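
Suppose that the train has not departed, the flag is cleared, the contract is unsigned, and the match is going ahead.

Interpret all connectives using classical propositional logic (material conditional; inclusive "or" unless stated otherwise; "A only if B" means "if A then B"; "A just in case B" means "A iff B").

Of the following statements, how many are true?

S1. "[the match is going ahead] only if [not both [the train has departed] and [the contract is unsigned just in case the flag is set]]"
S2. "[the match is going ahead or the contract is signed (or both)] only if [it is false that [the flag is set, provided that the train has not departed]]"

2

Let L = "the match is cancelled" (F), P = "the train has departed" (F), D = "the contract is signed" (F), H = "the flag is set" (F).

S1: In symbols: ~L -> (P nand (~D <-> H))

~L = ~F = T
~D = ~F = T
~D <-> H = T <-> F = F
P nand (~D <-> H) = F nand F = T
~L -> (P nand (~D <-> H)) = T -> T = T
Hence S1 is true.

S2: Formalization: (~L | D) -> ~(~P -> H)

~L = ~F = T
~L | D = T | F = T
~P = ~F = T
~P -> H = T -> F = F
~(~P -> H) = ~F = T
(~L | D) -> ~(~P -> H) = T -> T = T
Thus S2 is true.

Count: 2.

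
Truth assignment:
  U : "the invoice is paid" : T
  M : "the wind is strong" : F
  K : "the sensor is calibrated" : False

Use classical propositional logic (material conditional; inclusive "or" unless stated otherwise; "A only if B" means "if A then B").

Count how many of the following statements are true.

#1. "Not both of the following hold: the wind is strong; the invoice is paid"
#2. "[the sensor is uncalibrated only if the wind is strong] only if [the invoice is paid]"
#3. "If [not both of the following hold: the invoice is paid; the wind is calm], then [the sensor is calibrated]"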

++++++++++++++++++++

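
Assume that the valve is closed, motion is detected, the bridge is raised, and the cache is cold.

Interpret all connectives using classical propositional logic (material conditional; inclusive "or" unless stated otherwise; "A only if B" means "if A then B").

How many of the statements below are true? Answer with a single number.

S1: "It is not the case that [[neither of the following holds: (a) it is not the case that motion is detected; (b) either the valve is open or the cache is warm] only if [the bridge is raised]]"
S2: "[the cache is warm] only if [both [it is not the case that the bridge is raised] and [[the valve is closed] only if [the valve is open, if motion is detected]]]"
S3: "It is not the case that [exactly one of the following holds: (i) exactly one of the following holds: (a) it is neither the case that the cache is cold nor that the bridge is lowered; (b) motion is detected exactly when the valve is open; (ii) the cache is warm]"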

++++++++++++++++++++

• What you need to do: Everything in the material above from the line that has "Suppose that the" through the line that has "is going ahead]" must be duplicated exactly, with no other lines given.

• Output below:
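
Suppose that the train has not departed, the flag is cleared, the contract is unsigned, and the match is going ahead.

Interpret all connectives using classical propositional logic (material conditional; inclusive "or" unless stated otherwise; "A only if B" means "if A then B"; "A just in case B" means "A iff B").

Of the following statements, how many are true?

S1. "[the match is going ahead] only if [not both [the train has departed] and [the contract is unsigned just in case the flag is set]]"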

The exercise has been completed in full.